▸ Provided data
_ _ _ _ _
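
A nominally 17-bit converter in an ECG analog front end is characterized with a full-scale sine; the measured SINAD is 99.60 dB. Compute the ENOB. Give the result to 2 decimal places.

16.25 bits

ENOB = (SINAD − 1.76) / 6.02 = (99.60 − 1.76) / 6.02 = 97.84 / 6.02 = 16.2525.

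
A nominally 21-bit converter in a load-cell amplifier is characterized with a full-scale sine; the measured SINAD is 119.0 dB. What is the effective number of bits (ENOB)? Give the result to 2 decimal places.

19.48 bits

(119.0 − 1.76) / 6.02 = 117.24/6.02 = 19.4751 effective bits.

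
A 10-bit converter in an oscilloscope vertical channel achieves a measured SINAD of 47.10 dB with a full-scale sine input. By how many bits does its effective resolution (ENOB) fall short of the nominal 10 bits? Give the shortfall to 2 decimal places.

ENOB = (SINAD − 1.76)/6.02 = (47.10 − 1.76)/6.02 = 7.5316 bits.
10 − 7.5316 = 2.47 bits below nominal.

2.47 bits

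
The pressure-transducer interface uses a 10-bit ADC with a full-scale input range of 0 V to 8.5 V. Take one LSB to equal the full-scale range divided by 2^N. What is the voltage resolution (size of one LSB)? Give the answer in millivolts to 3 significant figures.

8.30 mV

Range is 8.5 V.
Number of codes = 2^10 = 1024.
LSB = 8.5 V ÷ 2^10 = 8.5/1024 V = 8.30 mV.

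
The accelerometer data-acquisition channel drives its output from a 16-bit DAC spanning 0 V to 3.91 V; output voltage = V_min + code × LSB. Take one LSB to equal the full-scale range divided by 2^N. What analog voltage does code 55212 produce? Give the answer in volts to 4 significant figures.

3.294 V

Full-scale range = 3.91 V. LSB = 3.91 V / 2^16.
V_out = 0 + 55212 × (3.91/65536) V
      = 0 V + 3.29405 V = 3.29405 V.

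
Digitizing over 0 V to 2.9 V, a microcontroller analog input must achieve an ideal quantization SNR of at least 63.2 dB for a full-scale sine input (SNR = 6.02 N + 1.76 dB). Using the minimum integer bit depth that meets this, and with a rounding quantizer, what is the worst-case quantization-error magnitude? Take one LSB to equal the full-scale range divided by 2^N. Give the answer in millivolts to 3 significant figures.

V_FS = 2.9 V.
6.02 N + 1.76 ≥ 63.2 gives N ≥ 10.206, so the minimum integer is 11.
One LSB is 2.9 V / 2048 = 1.4160 mV.
|e|_max = LSB/2 = 0.708 mV.

0.708 mV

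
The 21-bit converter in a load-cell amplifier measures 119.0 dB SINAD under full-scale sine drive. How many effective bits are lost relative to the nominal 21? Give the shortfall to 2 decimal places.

1.52 bits

N_eff = (119.0 − 1.76)/6.02 = 19.4751 bits.
21 − 19.4751 = 1.52 bits below nominal.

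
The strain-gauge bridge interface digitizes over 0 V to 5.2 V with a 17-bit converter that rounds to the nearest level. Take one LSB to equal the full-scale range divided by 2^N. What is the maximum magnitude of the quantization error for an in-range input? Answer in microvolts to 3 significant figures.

Full-scale range = 5.2 V.
Step size = 5.2/131072 V = 39.673 µV.
A rounding quantizer has |error| ≤ LSB/2 = 19.8 µV.

19.8 µV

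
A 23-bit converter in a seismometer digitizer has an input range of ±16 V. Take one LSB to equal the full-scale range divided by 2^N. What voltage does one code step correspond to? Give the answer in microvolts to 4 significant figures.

3.815 µV

The full-scale span is 16 − (-16) = 32 V.
2^23 = 8388608 levels.
Step size = 32/8388608 V = 3.815 µV.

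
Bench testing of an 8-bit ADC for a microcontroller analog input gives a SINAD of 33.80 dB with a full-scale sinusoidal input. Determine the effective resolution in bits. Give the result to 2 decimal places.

ENOB = (33.80 − 1.76)/6.02 = 5.3223 bits.

5.32 bits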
_ _ _ _ _
▸ What this task involves
The data above should be reproduced in full and exactly.

▸ Written solution
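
A nominally 17-bit converter in an ECG analog front end is characterized with a full-scale sine; the measured SINAD is 99.60 dB. Compute the ENOB. Give the result to 2 decimal places.

16.25 bits

ENOB = (SINAD − 1.76) / 6.02 = (99.60 − 1.76) / 6.02 = 97.84 / 6.02 = 16.2525.

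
A nominally 21-bit converter in a load-cell amplifier is characterized with a full-scale sine; the measured SINAD is 119.0 dB. What is the effective number of bits (ENOB)? Give the result to 2 decimal places.

19.48 bits

(119.0 − 1.76) / 6.02 = 117.24/6.02 = 19.4751 effective bits.

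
A 10-bit converter in an oscilloscope vertical channel achieves a measured SINAD of 47.10 dB with a full-scale sine input. By how many bits does its effective resolution (ENOB) fall short of the nominal 10 bits? Give the shortfall to 2 decimal places.

ENOB = (SINAD − 1.76)/6.02 = (47.10 − 1.76)/6.02 = 7.5316 bits.
10 − 7.5316 = 2.47 bits below nominal.

2.47 bits

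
The pressure-transducer interface uses a 10-bit ADC with a full-scale input range of 0 V to 8.5 V. Take one LSB to equal the full-scale range divided by 2^N. What is the voltage resolution (size of one LSB)? Give the answer in millivolts to 3 significant figures.

8.30 mV

Range is 8.5 V.
Number of codes = 2^10 = 1024.
LSB = 8.5 V ÷ 2^10 = 8.5/1024 V = 8.30 mV.

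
The accelerometer data-acquisition channel drives its output from a 16-bit DAC spanning 0 V to 3.91 V; output voltage = V_min + code × LSB. Take one LSB to equal the full-scale range divided by 2^N. What analog voltage does code 55212 produce? Give the answer in volts to 4 significant figures.

3.294 V

Full-scale range = 3.91 V. LSB = 3.91 V / 2^16.
V_out = 0 + 55212 × (3.91/65536) V
      = 0 V + 3.29405 V = 3.29405 V.

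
Digitizing over 0 V to 2.9 V, a microcontroller analog input must achieve an ideal quantization SNR of at least 63.2 dB for a full-scale sine input (SNR = 6.02 N + 1.76 dB). Using the minimum integer bit depth that meets this, and with a rounding quantizer, what is the worst-case quantization-error magnitude? Take one LSB to equal the full-scale range divided by 2^N. Give the answer in millivolts to 3 significant figures.

V_FS = 2.9 V.
6.02 N + 1.76 ≥ 63.2 gives N ≥ 10.206, so the minimum integer is 11.
One LSB is 2.9 V / 2048 = 1.4160 mV.
|e|_max = LSB/2 = 0.708 mV.

0.708 mV

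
The 21-bit converter in a load-cell amplifier measures 119.0 dB SINAD under full-scale sine drive. How many effective bits are lost relative to the nominal 21? Give the shortfall to 2 decimal places.

1.52 bits

N_eff = (119.0 − 1.76)/6.02 = 19.4751 bits.
21 − 19.4751 = 1.52 bits below nominal.

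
The strain-gauge bridge interface digitizes over 0 V to 5.2 V with a 17-bit converter that rounds to the nearest level. Take one LSB to equal the full-scale range divided by 2^N. What is the maximum magnitude of the quantization error for an in-range input? Answer in microvolts to 3 significant figures.

Full-scale range = 5.2 V.
Step size = 5.2/131072 V = 39.673 µV.
A rounding quantizer has |error| ≤ LSB/2 = 19.8 µV.

19.8 µV

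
A 23-bit converter in a seismometer digitizer has an input range of ±16 V. Take one LSB to equal the full-scale range divided by 2^N. What voltage does one code step correspond to? Give the answer in microvolts to 4 significant figures.

3.815 µV

The full-scale span is 16 − (-16) = 32 V.
2^23 = 8388608 levels.
Step size = 32/8388608 V = 3.815 µV.

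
Bench testing of an 8-bit ADC for a microcontroller analog input gives a SINAD of 33.80 dB with a full-scale sinusoidal input. Determine the effective resolution in bits. Give the result to 2 decimal places.

ENOB = (33.80 − 1.76)/6.02 = 5.3223 bits.

5.32 bits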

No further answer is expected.